ABOUT THIS TASK:
The data is to be set down once more, exactly as it reads.

DATA EXTRACT:
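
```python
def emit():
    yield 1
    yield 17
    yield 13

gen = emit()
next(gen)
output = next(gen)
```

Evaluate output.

Step 1: emit() creates a generator.
Step 2: next(gen) yields 1 (consumed and discarded).
Step 3: next(gen) yields 17, assigned to output.
Therefore output = 17.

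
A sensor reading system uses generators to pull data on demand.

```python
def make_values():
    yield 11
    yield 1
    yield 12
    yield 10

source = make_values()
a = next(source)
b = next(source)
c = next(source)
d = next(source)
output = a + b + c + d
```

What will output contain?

Step 1: Create generator and consume all values:
  a = next(source) = 11
  b = next(source) = 1
  c = next(source) = 12
  d = next(source) = 10
Step 2: output = 11 + 1 + 12 + 10 = 34.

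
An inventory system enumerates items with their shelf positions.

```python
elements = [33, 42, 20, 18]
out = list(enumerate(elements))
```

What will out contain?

Step 1: enumerate pairs each element with its index:
  (0, 33)
  (1, 42)
  (2, 20)
  (3, 18)
Therefore out = [(0, 33), (1, 42), (2, 20), (3, 18)].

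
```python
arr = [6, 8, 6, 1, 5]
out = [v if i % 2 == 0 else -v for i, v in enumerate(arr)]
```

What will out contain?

Step 1: For each (i, v), keep v if i is even, negate if odd:
  i=0 (even): keep 6
  i=1 (odd): negate to -8
  i=2 (even): keep 6
  i=3 (odd): negate to -1
  i=4 (even): keep 5
Therefore out = [6, -8, 6, -1, 5].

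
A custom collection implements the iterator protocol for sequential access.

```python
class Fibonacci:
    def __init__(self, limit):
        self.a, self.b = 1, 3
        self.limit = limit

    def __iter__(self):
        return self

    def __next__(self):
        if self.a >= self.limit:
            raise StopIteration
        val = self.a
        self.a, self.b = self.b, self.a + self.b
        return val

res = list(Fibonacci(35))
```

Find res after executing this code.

Step 1: Fibonacci-like sequence (a=1, b=3) until >= 35:
  Yield 1, then a,b = 3,4
  Yield 3, then a,b = 4,7
  Yield 4, then a,b = 7,11
  Yield 7, then a,b = 11,18
  Yield 11, then a,b = 18,29
  Yield 18, then a,b = 29,47
  Yield 29, then a,b = 47,76
Step 2: 47 >= 35, stop.
Therefore res = [1, 3, 4, 7, 11, 18, 29].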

SOLUTION TO THE PROBLEM:
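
```python
def emit():
    yield 1
    yield 17
    yield 13

gen = emit()
next(gen)
output = next(gen)
```

Evaluate output.

Step 1: emit() creates a generator.
Step 2: next(gen) yields 1 (consumed and discarded).
Step 3: next(gen) yields 17, assigned to output.
Therefore output = 17.

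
A sensor reading system uses generators to pull data on demand.

```python
def make_values():
    yield 11
    yield 1
    yield 12
    yield 10

source = make_values()
a = next(source)
b = next(source)
c = next(source)
d = next(source)
output = a + b + c + d
```

What will output contain?

Step 1: Create generator and consume all values:
  a = next(source) = 11
  b = next(source) = 1
  c = next(source) = 12
  d = next(source) = 10
Step 2: output = 11 + 1 + 12 + 10 = 34.

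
An inventory system enumerates items with their shelf positions.

```python
elements = [33, 42, 20, 18]
out = list(enumerate(elements))
```

What will out contain?

Step 1: enumerate pairs each element with its index:
  (0, 33)
  (1, 42)
  (2, 20)
  (3, 18)
Therefore out = [(0, 33), (1, 42), (2, 20), (3, 18)].

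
```python
arr = [6, 8, 6, 1, 5]
out = [v if i % 2 == 0 else -v for i, v in enumerate(arr)]
```

What will out contain?

Step 1: For each (i, v), keep v if i is even, negate if odd:
  i=0 (even): keep 6
  i=1 (odd): negate to -8
  i=2 (even): keep 6
  i=3 (odd): negate to -1
  i=4 (even): keep 5
Therefore out = [6, -8, 6, -1, 5].

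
A custom collection implements the iterator protocol for sequential access.

```python
class Fibonacci:
    def __init__(self, limit):
        self.a, self.b = 1, 3
        self.limit = limit

    def __iter__(self):
        return self

    def __next__(self):
        if self.a >= self.limit:
            raise StopIteration
        val = self.a
        self.a, self.b = self.b, self.a + self.b
        return val

res = list(Fibonacci(35))
```

Find res after executing this code.

Step 1: Fibonacci-like sequence (a=1, b=3) until >= 35:
  Yield 1, then a,b = 3,4
  Yield 3, then a,b = 4,7
  Yield 4, then a,b = 7,11
  Yield 7, then a,b = 11,18
  Yield 11, then a,b = 18,29
  Yield 18, then a,b = 29,47
  Yield 29, then a,b = 47,76
Step 2: 47 >= 35, stop.
Therefore res = [1, 3, 4, 7, 11, 18, 29].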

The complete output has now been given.